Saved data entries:
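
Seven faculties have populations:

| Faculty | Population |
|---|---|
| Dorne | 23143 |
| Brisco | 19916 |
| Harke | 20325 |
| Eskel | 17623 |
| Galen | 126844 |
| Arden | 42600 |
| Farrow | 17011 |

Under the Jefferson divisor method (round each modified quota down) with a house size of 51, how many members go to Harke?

Standard divisor 267462/51 ≈ 5244.353; standard quotas: Dorne 4.413, Brisco 3.798, Harke 3.876, Eskel 3.360, Galen 24.187, Arden 8.123, Farrow 3.244.
Rounding down gives 4, 3, 3, 3, 24, 8, 3 = 48 seats, so the divisor must be adjusted.
With modified divisor 4900: modified quotas Dorne 4.723, Brisco 4.064, Harke 4.148, Eskel 3.597, Galen 25.887, Arden 8.694, Farrow 3.472.
Rounding down: Dorne 4, Brisco 4, Harke 4, Eskel 3, Galen 25, Arden 8, Farrow 3 (total 51).
Harke receives 4.

4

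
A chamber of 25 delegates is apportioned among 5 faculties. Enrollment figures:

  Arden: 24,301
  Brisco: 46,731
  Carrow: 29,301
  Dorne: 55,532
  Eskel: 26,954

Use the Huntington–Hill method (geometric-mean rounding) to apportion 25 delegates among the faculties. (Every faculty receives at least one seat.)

Arden 3, Brisco 6, Carrow 4, Dorne 8, Eskel 4

With divisor 7316: modified quotas Arden 3.322, Brisco 6.388, Carrow 4.005, Dorne 7.590, Eskel 3.684.
Geometric-mean thresholds: Arden √(3·4)=3.464, Brisco √(6·7)=6.481, Carrow √(4·5)=4.472, Dorne √(7·8)=7.483, Eskel √(3·4)=3.464.
Each quota rounded against its threshold gives Arden 3, Brisco 6, Carrow 4, Dorne 8, Eskel 4 (total 25).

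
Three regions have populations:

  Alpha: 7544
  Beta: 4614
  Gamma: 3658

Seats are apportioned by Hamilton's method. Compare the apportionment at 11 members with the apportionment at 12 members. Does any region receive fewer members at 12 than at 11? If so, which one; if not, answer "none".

At 11 seats: Alpha 5, Beta 3, Gamma 3.
At 12 seats: Alpha 6, Beta 3, Gamma 3.
No region's allocation decreased.

none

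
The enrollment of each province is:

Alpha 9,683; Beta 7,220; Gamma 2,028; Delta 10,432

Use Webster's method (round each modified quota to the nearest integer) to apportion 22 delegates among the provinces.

Alpha 7, Beta 5, Gamma 2, Delta 8

Standard divisor 29363/22 ≈ 1334.682; standard quotas: Alpha 7.255, Beta 5.410, Gamma 1.519, Delta 7.816.
Rounding to the nearest integer gives Alpha 7, Beta 5, Gamma 2, Delta 8 — total 22, matching the house size, so no adjustment is needed.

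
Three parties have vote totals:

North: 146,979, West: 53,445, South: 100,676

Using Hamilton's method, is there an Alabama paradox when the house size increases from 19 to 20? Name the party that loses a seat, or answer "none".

West

At 19 seats: North 9, West 4, South 6.
At 20 seats: North 10, West 3, South 7.
West drops from 4 to 3.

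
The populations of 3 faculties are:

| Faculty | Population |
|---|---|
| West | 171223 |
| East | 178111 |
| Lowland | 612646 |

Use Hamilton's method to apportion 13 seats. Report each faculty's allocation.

The standard divisor is 961980/13 ≈ 73998.462.
Standard quotas: West 2.3139, East 2.4070, Lowland 8.2792.
Lower quotas: West 2, East 2, Lowland 8 (sum 12, leaving 1 seat).
Remainders in descending order: East 0.4070, West 0.3139, Lowland 0.2792.
The surplus seat goes to East.

West 2, East 3, Lowland 8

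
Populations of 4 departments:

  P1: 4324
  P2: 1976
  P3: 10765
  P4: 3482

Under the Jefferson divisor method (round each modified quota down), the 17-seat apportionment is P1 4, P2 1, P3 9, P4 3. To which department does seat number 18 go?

P3

Priority for the next seat is population ÷ (current seats + 1).
Priorities: P1 864.800, P2 988.000, P3 1076.500, P4 870.500.
Highest priority: P3.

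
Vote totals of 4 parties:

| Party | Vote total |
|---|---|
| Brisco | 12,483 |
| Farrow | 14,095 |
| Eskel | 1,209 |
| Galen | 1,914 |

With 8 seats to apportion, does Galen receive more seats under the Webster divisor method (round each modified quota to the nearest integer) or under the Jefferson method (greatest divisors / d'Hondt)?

Webster

Webster: Brisco 3, Farrow 4, Eskel 0, Galen 1.
Jefferson: Brisco 4, Farrow 4, Eskel 0, Galen 0.
Galen gets 1 under Webster and 0 under Jefferson.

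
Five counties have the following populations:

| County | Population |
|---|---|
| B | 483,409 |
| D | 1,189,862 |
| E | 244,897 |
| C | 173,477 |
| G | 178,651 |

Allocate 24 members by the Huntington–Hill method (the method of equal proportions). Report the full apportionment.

With divisor 97622: modified quotas B 4.952, D 12.188, E 2.509, C 1.777, G 1.830.
Geometric-mean thresholds: B √(4·5)=4.472, D √(12·13)=12.490, E √(2·3)=2.449, C √(1·2)=1.414, G √(1·2)=1.414.
Each quota rounded against its threshold gives B 5, D 12, E 3, C 2, G 2 (total 24).

B=5, D=12, E=3, C=2, G=2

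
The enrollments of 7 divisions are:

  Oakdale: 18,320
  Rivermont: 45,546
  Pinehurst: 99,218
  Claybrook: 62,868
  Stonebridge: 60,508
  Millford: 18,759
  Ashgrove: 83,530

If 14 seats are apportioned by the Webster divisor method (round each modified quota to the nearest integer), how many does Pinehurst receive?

3

Standard divisor 388749/14 ≈ 27767.786; standard quotas: Oakdale 0.660, Rivermont 1.640, Pinehurst 3.573, Claybrook 2.264, Stonebridge 2.179, Millford 0.676, Ashgrove 3.008.
Rounding to the nearest integer gives 1, 2, 4, 2, 2, 1, 3 = 15 seats, so the divisor must be adjusted.
With modified divisor 29400: modified quotas Oakdale 0.623, Rivermont 1.549, Pinehurst 3.375, Claybrook 2.138, Stonebridge 2.058, Millford 0.638, Ashgrove 2.841.
Rounding to the nearest integer: Oakdale 1, Rivermont 2, Pinehurst 3, Claybrook 2, Stonebridge 2, Millford 1, Ashgrove 3 (total 14).
Pinehurst receives 3.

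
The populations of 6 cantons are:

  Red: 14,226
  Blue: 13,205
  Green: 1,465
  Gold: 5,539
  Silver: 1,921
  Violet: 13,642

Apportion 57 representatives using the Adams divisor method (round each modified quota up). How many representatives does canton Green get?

Standard divisor 49998/57 ≈ 877.158; standard quotas: Red 16.218, Blue 15.054, Green 1.670, Gold 6.315, Silver 2.190, Violet 15.553.
Rounding up gives 17, 16, 2, 7, 3, 16 = 61 seats, so the divisor must be adjusted.
With modified divisor 930: modified quotas Red 15.297, Blue 14.199, Green 1.575, Gold 5.956, Silver 2.066, Violet 14.669.
Rounding up: Red 16, Blue 15, Green 2, Gold 6, Silver 3, Violet 15 (total 57).
Green receives 2.

2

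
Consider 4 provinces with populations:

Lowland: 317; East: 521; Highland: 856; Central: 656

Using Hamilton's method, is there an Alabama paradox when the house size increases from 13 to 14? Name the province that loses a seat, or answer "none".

At 13 seats: Lowland 2, East 3, Highland 5, Central 3.
At 14 seats: Lowland 2, East 3, Highland 5, Central 4.
No province's allocation decreased.

none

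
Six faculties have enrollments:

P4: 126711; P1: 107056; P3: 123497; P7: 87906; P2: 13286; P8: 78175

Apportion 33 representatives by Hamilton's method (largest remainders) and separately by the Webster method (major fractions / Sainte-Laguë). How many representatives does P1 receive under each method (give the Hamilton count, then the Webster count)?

Hamilton: P4 8, P1 6, P3 8, P7 5, P2 1, P8 5.
Webster: P4 8, P1 7, P3 7, P7 5, P2 1, P8 5.
P1 gets 6 under Hamilton and 7 under Webster.

6 and 7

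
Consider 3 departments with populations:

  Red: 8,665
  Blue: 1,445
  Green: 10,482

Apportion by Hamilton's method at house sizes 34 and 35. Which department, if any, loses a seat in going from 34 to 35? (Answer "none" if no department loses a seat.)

Blue

At 34 seats: Red 14, Blue 3, Green 17.
At 35 seats: Red 15, Blue 2, Green 18.
Blue drops from 3 to 2.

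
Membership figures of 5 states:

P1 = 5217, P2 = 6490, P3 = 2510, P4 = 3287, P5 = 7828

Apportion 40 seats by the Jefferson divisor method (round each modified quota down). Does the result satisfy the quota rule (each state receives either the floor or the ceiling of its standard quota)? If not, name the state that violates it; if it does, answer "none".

Standard quotas: P1 8.238, P2 10.248, P3 3.963, P4 5.190, P5 12.361.
Jefferson allocation: P1 8, P2 10, P3 4, P4 5, P5 13.
Every allocation lies between the lower and upper quota.

none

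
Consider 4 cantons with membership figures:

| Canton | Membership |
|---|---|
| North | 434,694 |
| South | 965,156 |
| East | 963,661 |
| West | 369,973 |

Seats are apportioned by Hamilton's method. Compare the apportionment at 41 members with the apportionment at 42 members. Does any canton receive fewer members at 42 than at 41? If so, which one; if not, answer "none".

At 41 seats: North 7, South 14, East 14, West 6.
At 42 seats: North 6, South 15, East 15, West 6.
North drops from 7 to 6.

North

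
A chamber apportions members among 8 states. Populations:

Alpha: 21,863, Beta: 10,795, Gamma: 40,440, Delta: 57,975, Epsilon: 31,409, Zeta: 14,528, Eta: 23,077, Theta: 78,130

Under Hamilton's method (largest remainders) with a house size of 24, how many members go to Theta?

7

The standard divisor is 278217/24 ≈ 11592.375.
Standard quotas: Alpha 1.8860, Beta 0.9312, Gamma 3.4885, Delta 5.0011, Epsilon 2.7095, Zeta 1.2532, Eta 1.9907, Theta 6.7398.
Lower quotas: Alpha 1, Beta 0, Gamma 3, Delta 5, Epsilon 2, Zeta 1, Eta 1, Theta 6 (sum 19, leaving 5 seats).
Remainders in descending order: Eta 0.9907, Beta 0.9312, Alpha 0.8860, Theta 0.7398, Epsilon 0.7095, Gamma 0.4885, Zeta 0.2532, Delta 0.0011.
Largest remainders: Eta, Beta, Alpha, Theta, Epsilon receive the extra seats.
Theta receives 7.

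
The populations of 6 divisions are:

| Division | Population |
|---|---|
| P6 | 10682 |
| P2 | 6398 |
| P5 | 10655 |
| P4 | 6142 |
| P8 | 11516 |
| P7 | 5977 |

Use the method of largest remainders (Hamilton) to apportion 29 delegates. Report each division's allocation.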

WORK REQUEST =
Repeat exactly the lines from the line containing "Consider 4 cantons" through the last line of the records above, including both, and nothing else.

ANSWER FOR THIS EXERCISE =
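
Consider 4 cantons with membership figures:

| Canton | Membership |
|---|---|
| North | 434,694 |
| South | 965,156 |
| East | 963,661 |
| West | 369,973 |

Seats are apportioned by Hamilton's method. Compare the apportionment at 41 members with the apportionment at 42 members. Does any canton receive fewer members at 42 than at 41? If so, which one; if not, answer "none".

At 41 seats: North 7, South 14, East 14, West 6.
At 42 seats: North 6, South 15, East 15, West 6.
North drops from 7 to 6.

North

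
A chamber apportions members among 8 states. Populations:

Alpha: 21,863, Beta: 10,795, Gamma: 40,440, Delta: 57,975, Epsilon: 31,409, Zeta: 14,528, Eta: 23,077, Theta: 78,130

Under Hamilton's method (largest remainders) with a house size of 24, how many members go to Theta?

7

The standard divisor is 278217/24 ≈ 11592.375.
Standard quotas: Alpha 1.8860, Beta 0.9312, Gamma 3.4885, Delta 5.0011, Epsilon 2.7095, Zeta 1.2532, Eta 1.9907, Theta 6.7398.
Lower quotas: Alpha 1, Beta 0, Gamma 3, Delta 5, Epsilon 2, Zeta 1, Eta 1, Theta 6 (sum 19, leaving 5 seats).
Remainders in descending order: Eta 0.9907, Beta 0.9312, Alpha 0.8860, Theta 0.7398, Epsilon 0.7095, Gamma 0.4885, Zeta 0.2532, Delta 0.0011.
Largest remainders: Eta, Beta, Alpha, Theta, Epsilon receive the extra seats.
Theta receives 7.

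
The populations of 6 divisions are:

| Division | Population |
|---|---|
| P6 | 10682 |
| P2 | 6398 |
| P5 | 10655 |
| P4 | 6142 |
| P8 | 11516 |
| P7 | 5977 |

Use the method of largest remainders (Hamilton) to apportion 29 delegates. Report each division's allocation.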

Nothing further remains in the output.